╭──
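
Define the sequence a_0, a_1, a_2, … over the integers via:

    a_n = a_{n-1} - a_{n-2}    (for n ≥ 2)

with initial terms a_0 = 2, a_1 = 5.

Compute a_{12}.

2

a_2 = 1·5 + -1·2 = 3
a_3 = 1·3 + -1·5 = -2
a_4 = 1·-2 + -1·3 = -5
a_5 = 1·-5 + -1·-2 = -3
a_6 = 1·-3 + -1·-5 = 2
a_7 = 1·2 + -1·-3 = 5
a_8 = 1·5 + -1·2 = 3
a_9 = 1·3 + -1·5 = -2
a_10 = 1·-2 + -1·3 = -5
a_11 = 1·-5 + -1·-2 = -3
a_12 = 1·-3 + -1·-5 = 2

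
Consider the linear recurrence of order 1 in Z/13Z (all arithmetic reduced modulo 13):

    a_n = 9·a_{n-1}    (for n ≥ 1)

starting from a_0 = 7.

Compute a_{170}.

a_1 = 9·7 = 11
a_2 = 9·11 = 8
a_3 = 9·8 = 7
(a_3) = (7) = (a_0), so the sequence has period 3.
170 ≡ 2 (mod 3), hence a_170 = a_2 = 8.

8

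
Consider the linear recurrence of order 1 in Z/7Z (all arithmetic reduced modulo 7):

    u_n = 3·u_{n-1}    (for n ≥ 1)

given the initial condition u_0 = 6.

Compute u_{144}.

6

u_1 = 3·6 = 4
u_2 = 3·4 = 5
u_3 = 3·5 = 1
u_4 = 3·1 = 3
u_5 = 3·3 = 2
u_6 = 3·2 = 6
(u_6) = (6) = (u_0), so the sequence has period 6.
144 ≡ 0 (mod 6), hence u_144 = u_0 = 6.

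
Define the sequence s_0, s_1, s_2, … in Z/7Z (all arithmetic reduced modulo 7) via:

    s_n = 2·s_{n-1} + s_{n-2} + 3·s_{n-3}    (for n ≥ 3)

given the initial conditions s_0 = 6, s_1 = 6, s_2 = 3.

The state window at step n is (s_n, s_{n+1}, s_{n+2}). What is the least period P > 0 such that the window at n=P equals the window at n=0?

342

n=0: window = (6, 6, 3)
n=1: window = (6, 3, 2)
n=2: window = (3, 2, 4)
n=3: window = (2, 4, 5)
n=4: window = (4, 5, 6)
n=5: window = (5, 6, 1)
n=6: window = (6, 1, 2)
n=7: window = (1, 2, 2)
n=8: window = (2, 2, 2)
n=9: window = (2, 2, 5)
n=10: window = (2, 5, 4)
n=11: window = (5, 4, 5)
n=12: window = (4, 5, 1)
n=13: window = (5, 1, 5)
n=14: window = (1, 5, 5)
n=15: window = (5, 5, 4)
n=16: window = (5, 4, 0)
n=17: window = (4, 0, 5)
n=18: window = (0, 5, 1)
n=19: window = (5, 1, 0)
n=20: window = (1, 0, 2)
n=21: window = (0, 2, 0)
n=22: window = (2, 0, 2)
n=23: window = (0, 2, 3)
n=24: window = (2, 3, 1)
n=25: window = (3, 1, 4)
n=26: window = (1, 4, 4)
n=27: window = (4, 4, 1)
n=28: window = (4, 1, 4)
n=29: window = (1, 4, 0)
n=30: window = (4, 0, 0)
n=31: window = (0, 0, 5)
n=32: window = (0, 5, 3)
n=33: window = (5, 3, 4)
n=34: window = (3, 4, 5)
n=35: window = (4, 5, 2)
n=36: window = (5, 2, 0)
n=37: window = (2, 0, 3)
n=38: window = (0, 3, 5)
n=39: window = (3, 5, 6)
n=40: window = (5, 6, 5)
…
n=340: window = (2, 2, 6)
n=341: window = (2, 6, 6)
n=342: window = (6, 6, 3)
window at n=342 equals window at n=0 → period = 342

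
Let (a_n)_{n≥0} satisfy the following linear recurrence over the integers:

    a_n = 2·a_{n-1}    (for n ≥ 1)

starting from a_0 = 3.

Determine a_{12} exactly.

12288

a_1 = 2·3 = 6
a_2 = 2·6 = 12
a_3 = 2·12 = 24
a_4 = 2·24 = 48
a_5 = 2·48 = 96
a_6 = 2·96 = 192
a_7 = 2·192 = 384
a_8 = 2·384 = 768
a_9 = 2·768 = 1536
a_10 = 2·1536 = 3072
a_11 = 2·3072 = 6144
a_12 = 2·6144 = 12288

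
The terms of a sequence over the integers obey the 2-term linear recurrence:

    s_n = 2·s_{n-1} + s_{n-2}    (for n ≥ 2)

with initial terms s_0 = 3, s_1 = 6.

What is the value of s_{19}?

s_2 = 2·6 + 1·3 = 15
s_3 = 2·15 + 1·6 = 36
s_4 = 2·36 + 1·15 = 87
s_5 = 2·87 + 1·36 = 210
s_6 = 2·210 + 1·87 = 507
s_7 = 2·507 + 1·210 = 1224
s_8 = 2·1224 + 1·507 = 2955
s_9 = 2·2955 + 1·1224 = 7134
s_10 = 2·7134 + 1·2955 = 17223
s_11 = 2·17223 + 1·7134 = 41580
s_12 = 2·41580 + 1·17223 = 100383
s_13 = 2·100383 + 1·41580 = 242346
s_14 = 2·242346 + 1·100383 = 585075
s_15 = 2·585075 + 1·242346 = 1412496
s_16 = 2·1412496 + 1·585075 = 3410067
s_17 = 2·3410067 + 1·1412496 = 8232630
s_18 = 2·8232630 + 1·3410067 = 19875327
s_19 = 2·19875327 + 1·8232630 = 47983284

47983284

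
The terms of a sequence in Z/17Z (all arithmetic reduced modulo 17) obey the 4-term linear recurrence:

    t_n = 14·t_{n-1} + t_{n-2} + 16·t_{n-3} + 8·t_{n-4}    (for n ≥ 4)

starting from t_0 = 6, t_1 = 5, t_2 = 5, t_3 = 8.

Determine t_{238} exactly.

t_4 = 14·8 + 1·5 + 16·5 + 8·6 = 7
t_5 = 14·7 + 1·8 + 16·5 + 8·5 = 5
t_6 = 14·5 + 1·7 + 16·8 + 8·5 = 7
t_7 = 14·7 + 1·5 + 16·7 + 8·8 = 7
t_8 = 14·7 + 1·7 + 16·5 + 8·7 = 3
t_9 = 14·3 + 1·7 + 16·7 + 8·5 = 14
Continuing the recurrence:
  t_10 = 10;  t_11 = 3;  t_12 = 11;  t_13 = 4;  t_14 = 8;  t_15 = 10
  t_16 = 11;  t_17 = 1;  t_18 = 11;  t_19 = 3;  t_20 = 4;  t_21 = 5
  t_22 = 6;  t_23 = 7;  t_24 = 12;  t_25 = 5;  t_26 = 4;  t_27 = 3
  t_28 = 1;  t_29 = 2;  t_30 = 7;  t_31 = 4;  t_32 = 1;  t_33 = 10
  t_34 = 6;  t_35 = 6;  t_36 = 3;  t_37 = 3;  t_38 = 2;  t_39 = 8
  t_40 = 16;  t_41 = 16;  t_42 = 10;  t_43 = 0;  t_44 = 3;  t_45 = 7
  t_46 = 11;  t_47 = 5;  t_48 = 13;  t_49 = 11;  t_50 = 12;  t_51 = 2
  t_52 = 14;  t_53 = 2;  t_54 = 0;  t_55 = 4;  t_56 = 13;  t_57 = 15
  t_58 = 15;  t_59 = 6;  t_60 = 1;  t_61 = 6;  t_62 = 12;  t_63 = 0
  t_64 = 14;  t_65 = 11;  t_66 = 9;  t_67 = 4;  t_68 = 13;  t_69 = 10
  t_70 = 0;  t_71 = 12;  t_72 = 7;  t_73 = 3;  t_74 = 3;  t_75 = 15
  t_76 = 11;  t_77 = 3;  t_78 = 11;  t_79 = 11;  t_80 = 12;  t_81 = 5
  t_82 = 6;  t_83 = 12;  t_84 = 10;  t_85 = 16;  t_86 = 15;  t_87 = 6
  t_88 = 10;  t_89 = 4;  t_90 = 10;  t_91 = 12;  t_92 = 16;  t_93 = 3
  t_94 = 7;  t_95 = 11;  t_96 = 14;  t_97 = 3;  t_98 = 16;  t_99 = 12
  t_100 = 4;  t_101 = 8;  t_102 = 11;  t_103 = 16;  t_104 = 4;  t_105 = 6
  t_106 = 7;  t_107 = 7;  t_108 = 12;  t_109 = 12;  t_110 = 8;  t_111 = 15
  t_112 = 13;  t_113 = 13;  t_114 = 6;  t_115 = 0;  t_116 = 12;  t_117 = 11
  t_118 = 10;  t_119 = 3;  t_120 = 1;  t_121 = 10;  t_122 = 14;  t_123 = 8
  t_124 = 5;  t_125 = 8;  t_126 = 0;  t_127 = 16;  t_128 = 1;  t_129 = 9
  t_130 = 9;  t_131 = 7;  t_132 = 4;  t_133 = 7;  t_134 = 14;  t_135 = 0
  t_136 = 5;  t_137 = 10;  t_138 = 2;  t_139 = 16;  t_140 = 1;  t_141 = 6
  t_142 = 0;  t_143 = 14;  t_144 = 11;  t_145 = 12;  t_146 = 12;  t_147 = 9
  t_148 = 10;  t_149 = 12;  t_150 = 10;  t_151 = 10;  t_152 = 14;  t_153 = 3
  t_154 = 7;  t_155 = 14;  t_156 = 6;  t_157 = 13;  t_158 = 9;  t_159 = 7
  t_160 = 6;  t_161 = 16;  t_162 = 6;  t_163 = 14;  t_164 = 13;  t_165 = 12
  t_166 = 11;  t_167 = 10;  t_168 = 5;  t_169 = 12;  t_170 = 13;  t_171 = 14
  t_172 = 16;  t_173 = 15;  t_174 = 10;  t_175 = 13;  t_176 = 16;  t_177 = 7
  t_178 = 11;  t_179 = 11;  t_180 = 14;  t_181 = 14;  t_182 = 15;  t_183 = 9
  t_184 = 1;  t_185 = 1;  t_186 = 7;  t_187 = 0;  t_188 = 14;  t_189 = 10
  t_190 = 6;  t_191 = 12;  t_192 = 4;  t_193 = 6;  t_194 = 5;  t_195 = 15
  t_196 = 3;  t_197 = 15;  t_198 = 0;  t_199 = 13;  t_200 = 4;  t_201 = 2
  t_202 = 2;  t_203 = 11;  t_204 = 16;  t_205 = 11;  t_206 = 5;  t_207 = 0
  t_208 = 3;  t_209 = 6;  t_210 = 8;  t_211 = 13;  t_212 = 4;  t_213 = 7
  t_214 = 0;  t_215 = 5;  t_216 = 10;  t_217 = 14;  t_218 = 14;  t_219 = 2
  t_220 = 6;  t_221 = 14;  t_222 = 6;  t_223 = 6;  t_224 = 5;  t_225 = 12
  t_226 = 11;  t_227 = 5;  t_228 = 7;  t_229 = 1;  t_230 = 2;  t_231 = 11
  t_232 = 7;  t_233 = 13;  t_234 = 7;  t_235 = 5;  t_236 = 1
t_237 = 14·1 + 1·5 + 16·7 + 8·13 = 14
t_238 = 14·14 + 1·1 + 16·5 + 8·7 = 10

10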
╰──
What you should do: Write out exactly the lines above between the line with "Consider the linear recurrence of order 1 in Z/7Z" and the line with "given the initial conditions", inclusive, and nothing beyond them.

Result of the exercise:
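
Consider the linear recurrence of order 1 in Z/7Z (all arithmetic reduced modulo 7):

    u_n = 3·u_{n-1}    (for n ≥ 1)

given the initial condition u_0 = 6.

Compute u_{144}.

6

u_1 = 3·6 = 4
u_2 = 3·4 = 5
u_3 = 3·5 = 1
u_4 = 3·1 = 3
u_5 = 3·3 = 2
u_6 = 3·2 = 6
(u_6) = (6) = (u_0), so the sequence has period 6.
144 ≡ 0 (mod 6), hence u_144 = u_0 = 6.

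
Define the sequence s_0, s_1, s_2, … in Z/7Z (all arithmetic reduced modulo 7) via:

    s_n = 2·s_{n-1} + s_{n-2} + 3·s_{n-3}    (for n ≥ 3)

given the initial conditions s_0 = 6, s_1 = 6, s_2 = 3.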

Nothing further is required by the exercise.